§ **Exercise input**
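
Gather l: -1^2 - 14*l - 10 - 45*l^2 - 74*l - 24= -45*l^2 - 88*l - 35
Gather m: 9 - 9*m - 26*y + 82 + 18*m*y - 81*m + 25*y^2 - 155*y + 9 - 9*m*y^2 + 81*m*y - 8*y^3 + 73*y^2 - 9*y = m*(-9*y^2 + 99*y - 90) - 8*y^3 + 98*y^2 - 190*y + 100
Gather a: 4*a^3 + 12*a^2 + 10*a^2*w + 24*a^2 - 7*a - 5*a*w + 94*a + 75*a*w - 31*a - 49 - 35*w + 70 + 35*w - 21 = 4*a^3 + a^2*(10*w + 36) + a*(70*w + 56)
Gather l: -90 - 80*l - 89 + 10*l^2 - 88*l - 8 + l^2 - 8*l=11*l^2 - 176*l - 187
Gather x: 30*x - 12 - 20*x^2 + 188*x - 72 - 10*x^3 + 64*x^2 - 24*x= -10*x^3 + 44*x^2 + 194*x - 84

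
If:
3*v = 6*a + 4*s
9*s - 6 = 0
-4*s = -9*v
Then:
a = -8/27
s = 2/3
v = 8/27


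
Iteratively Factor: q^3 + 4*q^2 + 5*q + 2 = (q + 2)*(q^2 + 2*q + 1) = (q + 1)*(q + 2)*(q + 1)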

--

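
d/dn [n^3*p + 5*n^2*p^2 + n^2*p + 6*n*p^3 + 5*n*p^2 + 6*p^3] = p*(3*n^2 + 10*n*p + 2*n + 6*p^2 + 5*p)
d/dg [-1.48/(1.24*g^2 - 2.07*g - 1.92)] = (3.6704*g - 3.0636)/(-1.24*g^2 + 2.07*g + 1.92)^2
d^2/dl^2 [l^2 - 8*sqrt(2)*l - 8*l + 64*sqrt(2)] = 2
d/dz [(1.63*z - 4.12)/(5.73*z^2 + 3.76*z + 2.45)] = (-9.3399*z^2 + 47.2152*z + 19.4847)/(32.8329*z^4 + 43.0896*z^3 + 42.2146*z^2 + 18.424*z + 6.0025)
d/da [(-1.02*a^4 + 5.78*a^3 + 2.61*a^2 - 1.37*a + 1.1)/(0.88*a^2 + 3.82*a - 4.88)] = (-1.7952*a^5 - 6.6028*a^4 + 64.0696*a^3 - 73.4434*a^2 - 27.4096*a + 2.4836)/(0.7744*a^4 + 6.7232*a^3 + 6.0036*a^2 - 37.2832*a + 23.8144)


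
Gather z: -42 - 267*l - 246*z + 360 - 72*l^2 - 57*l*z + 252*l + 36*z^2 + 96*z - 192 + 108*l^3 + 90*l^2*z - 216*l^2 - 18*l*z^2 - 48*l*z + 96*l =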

§ **Problem**
In the data above, find the line with "Gather a: 4*a^3" and the line with "3*v = 6*a + 4*s". Retype both, plus every line between them, exactly.

§ **Task answer**
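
Gather a: 4*a^3 + 12*a^2 + 10*a^2*w + 24*a^2 - 7*a - 5*a*w + 94*a + 75*a*w - 31*a - 49 - 35*w + 70 + 35*w - 21 = 4*a^3 + a^2*(10*w + 36) + a*(70*w + 56)
Gather l: -90 - 80*l - 89 + 10*l^2 - 88*l - 8 + l^2 - 8*l=11*l^2 - 176*l - 187
Gather x: 30*x - 12 - 20*x^2 + 188*x - 72 - 10*x^3 + 64*x^2 - 24*x= -10*x^3 + 44*x^2 + 194*x - 84

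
If:
3*v = 6*a + 4*s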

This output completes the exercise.